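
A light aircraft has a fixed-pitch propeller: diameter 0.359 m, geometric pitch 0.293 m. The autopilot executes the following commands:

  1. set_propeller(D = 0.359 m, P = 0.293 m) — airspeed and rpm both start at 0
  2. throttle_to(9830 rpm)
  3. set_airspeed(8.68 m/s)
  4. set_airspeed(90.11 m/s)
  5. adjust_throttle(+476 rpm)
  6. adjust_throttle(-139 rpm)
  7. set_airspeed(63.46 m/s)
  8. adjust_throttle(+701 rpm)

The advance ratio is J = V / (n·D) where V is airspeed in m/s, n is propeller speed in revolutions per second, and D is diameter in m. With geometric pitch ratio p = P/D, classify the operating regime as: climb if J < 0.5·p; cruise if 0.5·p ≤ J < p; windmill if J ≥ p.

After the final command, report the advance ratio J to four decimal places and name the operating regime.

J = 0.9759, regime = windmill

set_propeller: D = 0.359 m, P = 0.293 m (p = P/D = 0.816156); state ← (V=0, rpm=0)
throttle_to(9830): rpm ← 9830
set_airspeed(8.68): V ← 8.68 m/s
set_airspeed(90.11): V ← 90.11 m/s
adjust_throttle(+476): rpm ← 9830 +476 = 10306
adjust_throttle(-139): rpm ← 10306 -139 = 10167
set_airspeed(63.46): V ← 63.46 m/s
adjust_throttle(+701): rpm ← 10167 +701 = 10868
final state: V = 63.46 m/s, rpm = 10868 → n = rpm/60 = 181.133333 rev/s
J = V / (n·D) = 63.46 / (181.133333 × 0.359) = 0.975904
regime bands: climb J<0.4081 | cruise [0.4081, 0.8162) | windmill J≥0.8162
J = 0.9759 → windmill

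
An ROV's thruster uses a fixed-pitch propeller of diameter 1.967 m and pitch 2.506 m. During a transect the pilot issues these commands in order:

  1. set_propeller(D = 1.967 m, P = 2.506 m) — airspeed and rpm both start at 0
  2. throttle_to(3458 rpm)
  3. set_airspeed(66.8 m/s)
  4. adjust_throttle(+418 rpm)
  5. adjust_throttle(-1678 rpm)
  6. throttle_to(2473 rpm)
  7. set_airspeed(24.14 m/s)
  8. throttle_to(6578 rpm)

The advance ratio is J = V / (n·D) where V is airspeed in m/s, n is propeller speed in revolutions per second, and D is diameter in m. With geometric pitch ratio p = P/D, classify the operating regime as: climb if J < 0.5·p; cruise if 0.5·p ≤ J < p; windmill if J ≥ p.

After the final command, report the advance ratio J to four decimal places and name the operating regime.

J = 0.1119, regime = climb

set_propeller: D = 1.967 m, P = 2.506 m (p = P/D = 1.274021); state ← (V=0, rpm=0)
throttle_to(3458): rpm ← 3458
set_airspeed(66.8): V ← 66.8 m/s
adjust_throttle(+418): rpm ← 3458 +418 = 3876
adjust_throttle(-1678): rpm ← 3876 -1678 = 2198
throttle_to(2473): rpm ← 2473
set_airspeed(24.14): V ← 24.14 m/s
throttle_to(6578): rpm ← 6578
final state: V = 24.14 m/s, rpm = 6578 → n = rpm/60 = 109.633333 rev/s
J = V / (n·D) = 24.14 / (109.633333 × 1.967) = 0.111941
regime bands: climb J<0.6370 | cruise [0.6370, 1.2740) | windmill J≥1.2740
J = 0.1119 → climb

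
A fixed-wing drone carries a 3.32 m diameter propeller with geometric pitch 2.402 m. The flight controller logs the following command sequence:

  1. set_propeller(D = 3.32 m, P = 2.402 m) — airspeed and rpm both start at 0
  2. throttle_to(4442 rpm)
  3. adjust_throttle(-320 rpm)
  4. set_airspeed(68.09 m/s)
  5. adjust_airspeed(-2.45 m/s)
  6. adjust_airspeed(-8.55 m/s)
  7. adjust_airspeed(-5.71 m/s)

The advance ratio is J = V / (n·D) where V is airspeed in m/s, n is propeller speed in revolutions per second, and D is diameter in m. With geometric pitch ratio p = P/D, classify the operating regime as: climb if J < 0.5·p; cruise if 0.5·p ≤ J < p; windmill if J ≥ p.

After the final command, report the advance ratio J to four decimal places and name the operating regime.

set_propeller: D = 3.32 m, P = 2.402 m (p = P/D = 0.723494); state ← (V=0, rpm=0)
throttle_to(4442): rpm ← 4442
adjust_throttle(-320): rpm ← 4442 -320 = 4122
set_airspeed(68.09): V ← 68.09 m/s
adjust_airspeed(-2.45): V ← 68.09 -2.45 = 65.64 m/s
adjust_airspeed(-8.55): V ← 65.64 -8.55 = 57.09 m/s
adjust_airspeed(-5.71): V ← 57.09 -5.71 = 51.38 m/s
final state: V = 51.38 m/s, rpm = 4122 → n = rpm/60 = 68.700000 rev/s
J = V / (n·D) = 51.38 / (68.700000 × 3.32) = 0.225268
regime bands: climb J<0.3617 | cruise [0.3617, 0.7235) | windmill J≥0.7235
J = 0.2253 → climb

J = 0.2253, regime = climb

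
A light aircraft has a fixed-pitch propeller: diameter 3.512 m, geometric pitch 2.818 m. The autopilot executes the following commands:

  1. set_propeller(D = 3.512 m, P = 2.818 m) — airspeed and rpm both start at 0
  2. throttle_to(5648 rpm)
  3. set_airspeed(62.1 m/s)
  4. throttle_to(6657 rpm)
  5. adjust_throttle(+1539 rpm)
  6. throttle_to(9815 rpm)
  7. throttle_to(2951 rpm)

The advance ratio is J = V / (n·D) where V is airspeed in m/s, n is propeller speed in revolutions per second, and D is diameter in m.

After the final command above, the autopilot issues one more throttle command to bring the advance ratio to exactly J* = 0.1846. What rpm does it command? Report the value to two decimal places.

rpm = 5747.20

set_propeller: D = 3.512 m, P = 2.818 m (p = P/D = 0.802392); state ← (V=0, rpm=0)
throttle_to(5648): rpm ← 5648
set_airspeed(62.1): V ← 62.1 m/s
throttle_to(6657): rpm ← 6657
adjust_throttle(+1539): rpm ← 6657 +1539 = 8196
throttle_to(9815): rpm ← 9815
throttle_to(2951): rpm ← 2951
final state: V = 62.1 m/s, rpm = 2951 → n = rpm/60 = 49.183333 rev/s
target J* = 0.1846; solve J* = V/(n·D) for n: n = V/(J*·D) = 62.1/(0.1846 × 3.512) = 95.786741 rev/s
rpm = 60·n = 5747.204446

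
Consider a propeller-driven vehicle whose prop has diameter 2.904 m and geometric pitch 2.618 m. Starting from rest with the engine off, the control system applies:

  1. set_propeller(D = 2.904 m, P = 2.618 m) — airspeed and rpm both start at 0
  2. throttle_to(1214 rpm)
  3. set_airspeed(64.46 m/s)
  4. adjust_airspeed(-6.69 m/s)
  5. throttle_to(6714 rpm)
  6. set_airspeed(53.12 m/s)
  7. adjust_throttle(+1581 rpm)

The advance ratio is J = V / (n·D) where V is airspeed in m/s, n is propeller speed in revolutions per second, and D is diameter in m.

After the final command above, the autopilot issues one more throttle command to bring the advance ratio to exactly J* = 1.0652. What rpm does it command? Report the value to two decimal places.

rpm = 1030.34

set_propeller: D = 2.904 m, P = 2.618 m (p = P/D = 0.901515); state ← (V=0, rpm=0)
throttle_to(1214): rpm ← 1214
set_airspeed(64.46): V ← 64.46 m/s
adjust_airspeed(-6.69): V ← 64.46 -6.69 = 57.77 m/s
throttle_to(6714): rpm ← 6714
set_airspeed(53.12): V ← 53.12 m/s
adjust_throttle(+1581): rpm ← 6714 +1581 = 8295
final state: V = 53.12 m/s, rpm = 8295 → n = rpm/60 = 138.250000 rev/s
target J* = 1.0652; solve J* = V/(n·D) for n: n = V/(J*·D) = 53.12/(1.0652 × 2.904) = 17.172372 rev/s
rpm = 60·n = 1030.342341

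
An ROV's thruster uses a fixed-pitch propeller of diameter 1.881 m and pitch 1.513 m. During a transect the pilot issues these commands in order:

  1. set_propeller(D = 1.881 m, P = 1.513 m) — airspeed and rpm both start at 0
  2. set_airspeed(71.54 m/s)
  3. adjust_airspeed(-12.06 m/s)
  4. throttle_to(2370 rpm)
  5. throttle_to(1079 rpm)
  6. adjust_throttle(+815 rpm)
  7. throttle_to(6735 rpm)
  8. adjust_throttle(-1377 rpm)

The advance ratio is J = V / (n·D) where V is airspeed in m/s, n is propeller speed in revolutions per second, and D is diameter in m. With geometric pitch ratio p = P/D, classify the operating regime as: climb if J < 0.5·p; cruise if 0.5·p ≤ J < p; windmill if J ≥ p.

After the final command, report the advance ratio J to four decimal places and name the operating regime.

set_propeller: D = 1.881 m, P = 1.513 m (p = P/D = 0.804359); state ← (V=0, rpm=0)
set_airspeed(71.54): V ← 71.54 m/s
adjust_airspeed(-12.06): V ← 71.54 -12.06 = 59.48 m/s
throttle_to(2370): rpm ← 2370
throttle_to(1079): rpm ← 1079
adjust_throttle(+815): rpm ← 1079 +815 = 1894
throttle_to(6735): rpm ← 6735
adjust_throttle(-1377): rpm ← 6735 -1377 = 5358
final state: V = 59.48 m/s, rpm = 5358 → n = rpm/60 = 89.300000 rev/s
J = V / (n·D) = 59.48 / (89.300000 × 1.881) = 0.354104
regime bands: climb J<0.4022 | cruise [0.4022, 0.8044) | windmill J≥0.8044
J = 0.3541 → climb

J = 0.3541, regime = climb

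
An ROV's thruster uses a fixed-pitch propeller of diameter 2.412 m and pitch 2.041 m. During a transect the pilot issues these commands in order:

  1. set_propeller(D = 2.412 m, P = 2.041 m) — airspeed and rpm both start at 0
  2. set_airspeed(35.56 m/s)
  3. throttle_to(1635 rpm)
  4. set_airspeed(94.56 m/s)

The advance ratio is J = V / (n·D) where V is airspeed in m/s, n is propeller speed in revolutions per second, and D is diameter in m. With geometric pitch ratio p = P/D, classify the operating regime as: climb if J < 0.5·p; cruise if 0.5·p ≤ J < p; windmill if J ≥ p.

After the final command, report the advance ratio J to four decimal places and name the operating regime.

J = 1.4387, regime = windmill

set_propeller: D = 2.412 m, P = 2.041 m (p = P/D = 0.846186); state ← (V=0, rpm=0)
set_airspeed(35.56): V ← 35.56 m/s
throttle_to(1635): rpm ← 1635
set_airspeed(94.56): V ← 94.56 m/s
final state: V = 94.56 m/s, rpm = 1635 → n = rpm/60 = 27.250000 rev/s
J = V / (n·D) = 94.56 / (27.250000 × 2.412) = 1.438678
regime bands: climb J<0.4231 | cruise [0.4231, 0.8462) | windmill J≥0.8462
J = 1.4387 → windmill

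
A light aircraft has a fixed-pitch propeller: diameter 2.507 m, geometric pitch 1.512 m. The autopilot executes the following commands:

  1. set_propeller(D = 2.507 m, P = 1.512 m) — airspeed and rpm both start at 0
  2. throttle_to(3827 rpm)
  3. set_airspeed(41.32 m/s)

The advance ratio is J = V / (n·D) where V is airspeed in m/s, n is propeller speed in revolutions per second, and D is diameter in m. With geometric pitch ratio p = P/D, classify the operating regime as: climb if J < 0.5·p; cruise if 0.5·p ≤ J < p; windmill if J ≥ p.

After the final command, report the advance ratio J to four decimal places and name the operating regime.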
---
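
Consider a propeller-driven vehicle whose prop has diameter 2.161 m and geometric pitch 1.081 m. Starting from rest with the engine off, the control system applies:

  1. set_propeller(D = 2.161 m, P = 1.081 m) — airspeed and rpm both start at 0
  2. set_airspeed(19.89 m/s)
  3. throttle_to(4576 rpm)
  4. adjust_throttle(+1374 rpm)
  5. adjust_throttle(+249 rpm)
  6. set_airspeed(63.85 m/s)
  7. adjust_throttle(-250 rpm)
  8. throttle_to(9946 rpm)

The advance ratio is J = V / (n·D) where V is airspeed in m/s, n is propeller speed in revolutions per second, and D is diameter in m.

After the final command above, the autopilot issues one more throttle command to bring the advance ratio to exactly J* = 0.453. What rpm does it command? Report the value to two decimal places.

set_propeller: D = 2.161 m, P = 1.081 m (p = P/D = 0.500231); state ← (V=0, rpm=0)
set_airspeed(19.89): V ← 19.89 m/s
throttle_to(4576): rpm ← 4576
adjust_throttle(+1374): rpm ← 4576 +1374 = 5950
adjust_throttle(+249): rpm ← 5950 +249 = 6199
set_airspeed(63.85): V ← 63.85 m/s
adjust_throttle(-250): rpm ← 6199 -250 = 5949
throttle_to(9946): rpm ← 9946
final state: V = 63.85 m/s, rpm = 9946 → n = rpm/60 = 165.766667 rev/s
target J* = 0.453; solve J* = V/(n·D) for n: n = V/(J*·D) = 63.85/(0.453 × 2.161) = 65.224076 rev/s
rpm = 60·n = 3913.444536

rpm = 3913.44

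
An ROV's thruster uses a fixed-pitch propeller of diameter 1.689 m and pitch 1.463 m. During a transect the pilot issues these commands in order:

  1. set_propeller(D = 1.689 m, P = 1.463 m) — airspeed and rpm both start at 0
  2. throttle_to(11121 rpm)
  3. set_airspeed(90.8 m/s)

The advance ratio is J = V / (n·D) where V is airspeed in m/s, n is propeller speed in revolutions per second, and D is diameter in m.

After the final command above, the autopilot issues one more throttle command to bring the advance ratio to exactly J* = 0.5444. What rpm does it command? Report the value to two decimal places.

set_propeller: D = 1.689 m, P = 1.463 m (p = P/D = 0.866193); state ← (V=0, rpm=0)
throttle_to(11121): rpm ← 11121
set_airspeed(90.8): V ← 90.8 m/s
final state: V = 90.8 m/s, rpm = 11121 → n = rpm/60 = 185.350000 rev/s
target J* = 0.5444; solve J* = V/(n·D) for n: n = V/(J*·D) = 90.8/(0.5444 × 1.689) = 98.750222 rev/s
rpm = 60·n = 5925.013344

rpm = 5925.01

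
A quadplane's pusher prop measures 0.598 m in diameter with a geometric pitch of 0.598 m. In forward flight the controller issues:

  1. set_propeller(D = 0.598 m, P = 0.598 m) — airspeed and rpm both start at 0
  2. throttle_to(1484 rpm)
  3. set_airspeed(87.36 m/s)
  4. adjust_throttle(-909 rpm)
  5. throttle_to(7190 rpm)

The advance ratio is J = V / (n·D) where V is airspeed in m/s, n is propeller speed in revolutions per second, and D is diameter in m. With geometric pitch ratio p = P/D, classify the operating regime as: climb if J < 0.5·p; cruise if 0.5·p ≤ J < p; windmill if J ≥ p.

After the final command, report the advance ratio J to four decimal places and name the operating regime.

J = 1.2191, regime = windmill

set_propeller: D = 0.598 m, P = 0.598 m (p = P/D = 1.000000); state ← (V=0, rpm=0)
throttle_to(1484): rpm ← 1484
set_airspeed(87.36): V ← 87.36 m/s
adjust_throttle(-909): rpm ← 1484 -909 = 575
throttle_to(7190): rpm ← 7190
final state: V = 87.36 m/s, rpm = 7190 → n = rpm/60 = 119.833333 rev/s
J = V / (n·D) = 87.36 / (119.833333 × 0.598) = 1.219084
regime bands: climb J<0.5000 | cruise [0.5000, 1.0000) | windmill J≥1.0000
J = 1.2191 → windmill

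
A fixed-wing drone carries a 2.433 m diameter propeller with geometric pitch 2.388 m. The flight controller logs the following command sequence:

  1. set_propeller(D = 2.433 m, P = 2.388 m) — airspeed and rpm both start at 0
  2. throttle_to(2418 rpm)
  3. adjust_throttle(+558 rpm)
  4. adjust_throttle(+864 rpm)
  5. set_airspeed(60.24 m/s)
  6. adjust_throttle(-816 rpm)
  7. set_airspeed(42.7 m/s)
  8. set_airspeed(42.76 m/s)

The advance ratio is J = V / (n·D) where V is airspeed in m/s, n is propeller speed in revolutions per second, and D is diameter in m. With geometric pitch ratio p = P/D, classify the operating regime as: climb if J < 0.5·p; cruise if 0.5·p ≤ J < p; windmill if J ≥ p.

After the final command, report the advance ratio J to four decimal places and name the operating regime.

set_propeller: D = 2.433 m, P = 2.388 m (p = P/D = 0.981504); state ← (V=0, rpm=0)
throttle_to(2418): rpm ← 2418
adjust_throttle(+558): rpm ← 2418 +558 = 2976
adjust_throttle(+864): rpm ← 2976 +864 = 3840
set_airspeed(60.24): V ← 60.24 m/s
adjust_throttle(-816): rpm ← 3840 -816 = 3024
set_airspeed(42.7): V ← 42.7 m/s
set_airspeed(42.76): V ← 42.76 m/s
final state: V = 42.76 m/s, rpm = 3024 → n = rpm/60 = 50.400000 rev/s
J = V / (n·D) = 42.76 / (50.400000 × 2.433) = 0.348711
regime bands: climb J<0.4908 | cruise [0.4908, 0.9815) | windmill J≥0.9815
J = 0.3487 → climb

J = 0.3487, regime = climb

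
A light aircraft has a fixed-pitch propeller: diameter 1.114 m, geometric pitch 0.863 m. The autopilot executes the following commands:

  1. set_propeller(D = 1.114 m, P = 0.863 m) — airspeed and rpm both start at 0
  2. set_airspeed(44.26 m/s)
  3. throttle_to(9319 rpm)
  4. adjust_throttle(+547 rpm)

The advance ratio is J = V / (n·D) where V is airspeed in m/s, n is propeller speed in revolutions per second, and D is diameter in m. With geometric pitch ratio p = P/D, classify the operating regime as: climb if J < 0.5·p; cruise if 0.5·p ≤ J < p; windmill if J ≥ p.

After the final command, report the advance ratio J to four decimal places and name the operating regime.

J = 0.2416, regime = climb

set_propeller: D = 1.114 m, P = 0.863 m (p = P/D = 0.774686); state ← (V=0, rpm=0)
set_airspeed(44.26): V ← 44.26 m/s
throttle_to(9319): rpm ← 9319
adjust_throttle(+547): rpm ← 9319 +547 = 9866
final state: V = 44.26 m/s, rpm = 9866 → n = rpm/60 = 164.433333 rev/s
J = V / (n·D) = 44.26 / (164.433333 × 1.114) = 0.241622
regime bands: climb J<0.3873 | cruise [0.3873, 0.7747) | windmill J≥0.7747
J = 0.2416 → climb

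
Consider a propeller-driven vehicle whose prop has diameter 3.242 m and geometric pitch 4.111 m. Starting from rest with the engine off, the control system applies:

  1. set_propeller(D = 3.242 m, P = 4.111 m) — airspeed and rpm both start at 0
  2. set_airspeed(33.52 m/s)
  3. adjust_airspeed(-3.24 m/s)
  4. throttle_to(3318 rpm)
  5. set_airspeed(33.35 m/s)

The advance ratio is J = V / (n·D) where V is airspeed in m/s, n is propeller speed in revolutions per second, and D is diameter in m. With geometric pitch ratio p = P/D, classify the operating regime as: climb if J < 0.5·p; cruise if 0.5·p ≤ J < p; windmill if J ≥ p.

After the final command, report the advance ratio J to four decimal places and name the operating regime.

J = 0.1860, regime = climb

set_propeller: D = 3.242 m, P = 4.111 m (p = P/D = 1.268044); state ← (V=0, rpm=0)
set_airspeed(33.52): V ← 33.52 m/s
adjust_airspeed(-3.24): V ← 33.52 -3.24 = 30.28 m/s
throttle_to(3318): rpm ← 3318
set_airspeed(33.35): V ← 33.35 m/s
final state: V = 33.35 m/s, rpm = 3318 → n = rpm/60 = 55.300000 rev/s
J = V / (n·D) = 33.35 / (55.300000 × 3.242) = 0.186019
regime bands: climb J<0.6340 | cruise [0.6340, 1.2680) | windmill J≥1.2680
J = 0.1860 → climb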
--
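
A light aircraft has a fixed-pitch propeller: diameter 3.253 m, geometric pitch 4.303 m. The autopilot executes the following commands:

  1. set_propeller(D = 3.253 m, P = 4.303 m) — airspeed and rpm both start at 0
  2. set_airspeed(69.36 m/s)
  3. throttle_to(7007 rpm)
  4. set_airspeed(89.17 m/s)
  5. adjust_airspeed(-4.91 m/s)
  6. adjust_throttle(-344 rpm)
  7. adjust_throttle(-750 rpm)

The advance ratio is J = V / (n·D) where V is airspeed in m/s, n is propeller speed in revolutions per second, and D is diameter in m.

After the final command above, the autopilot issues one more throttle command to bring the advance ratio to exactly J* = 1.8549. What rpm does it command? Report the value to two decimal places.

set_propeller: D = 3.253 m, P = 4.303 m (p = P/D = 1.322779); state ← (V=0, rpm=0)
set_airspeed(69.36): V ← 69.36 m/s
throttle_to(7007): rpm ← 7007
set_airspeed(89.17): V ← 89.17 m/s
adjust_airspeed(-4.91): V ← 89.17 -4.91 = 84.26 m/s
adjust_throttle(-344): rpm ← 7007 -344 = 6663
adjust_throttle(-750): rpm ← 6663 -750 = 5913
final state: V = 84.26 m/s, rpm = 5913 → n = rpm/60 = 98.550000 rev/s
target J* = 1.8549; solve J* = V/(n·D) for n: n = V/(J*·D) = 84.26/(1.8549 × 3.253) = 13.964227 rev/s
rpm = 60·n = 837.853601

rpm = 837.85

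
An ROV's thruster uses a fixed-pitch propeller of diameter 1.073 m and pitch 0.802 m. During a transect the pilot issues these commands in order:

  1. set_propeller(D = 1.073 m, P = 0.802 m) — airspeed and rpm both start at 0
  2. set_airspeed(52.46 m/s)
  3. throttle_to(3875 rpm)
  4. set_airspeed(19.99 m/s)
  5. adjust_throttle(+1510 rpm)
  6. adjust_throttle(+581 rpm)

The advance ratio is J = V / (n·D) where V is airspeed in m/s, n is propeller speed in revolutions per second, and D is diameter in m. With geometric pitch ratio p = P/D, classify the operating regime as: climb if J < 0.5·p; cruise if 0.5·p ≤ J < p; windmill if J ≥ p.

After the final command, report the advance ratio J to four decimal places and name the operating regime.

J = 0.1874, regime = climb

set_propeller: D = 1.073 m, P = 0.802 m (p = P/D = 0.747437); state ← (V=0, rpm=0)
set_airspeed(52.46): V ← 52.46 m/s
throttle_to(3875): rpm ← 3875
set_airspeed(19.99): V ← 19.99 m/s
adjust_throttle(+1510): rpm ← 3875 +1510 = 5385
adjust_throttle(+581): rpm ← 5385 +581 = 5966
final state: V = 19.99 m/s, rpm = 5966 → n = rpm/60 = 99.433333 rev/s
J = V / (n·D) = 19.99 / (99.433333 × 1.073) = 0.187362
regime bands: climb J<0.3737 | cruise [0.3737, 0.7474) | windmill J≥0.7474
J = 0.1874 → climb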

» **Work instruction**
Every line of the material above that includes the string "driven" is required.

» **Expected output**
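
Consider a propeller-driven vehicle whose prop has diameter 2.904 m and geometric pitch 2.618 m. Starting from rest with the engine off, the control system applies:
Consider a propeller-driven vehicle whose prop has diameter 2.161 m and geometric pitch 1.081 m. Starting from rest with the engine off, the control system applies:
Consider a propeller-driven vehicle whose prop has diameter 3.242 m and geometric pitch 4.111 m. Starting from rest with the engine off, the control system applies: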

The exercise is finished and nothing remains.